↓

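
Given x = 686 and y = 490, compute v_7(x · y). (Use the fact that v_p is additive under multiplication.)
v_7(336140) = 5

v_p(x) = 3 (factor: 686 = 7^3 · 2); v_p(y) = 2 (factor: 490 = 7^2 · 10). Additivity: v_p(xy) = v_p(x) + v_p(y) = 3 + 2 = 5. (Direct check: xy = 336140 = 7^5 · (20).)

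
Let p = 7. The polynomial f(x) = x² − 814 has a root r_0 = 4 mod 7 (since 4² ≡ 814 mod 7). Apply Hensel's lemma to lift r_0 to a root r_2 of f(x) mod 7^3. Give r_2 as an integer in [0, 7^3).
r_2 = 165 (mod 343)

Hensel's recurrence: r_{i+1} = r_i − f(r_i)·(f′(r_i))^{-1} mod 7^{i+2}, with f′(x) = 2x. Iterate:
  r_0 = 4 (mod 7)
  r_1 = 18 (mod 49)
  r_2 = 165 (mod 343)
Final: r_2 = 165, and one checks f(r_2) ≡ 0 mod 7^3.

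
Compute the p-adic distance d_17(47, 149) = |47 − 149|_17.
d_17(47, 149) = 1/17

Step 1 — x − y = 47 − 149 = -102. Step 2 — v_17(-102) = 1 (factor: -102 = −(17^1 · 6); the sign does not affect v_p). Step 3 — |x − y|_17 = 17^{-1} = 1/17.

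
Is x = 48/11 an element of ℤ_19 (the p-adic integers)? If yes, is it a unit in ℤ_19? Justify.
x ∈ ℤ_19^× (unit); v_19(x) = 0

ℤ_19 = {x ∈ ℚ_19 : v_19(x) ≥ 0} and ℤ_19^× = {x ∈ ℤ_19 : v_19(x) = 0}. Here v_19(48/11) = v_19(num) − v_19(den) = 0; compare against these criteria.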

↑

# [What is required]
Repeat the material exactly. Every line should match.

# [Answer space]
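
Given x = 686 and y = 490, compute v_7(x · y). (Use the fact that v_p is additive under multiplication.)
v_7(336140) = 5

v_p(x) = 3 (factor: 686 = 7^3 · 2); v_p(y) = 2 (factor: 490 = 7^2 · 10). Additivity: v_p(xy) = v_p(x) + v_p(y) = 3 + 2 = 5. (Direct check: xy = 336140 = 7^5 · (20).)

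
Let p = 7. The polynomial f(x) = x² − 814 has a root r_0 = 4 mod 7 (since 4² ≡ 814 mod 7). Apply Hensel's lemma to lift r_0 to a root r_2 of f(x) mod 7^3. Give r_2 as an integer in [0, 7^3).
r_2 = 165 (mod 343)

Hensel's recurrence: r_{i+1} = r_i − f(r_i)·(f′(r_i))^{-1} mod 7^{i+2}, with f′(x) = 2x. Iterate:
  r_0 = 4 (mod 7)
  r_1 = 18 (mod 49)
  r_2 = 165 (mod 343)
Final: r_2 = 165, and one checks f(r_2) ≡ 0 mod 7^3.

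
Compute the p-adic distance d_17(47, 149) = |47 − 149|_17.
d_17(47, 149) = 1/17

Step 1 — x − y = 47 − 149 = -102. Step 2 — v_17(-102) = 1 (factor: -102 = −(17^1 · 6); the sign does not affect v_p). Step 3 — |x − y|_17 = 17^{-1} = 1/17.

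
Is x = 48/11 an element of ℤ_19 (the p-adic integers)? If yes, is it a unit in ℤ_19? Justify.
x ∈ ℤ_19^× (unit); v_19(x) = 0

ℤ_19 = {x ∈ ℚ_19 : v_19(x) ≥ 0} and ℤ_19^× = {x ∈ ℤ_19 : v_19(x) = 0}. Here v_19(48/11) = v_19(num) − v_19(den) = 0; compare against these criteria.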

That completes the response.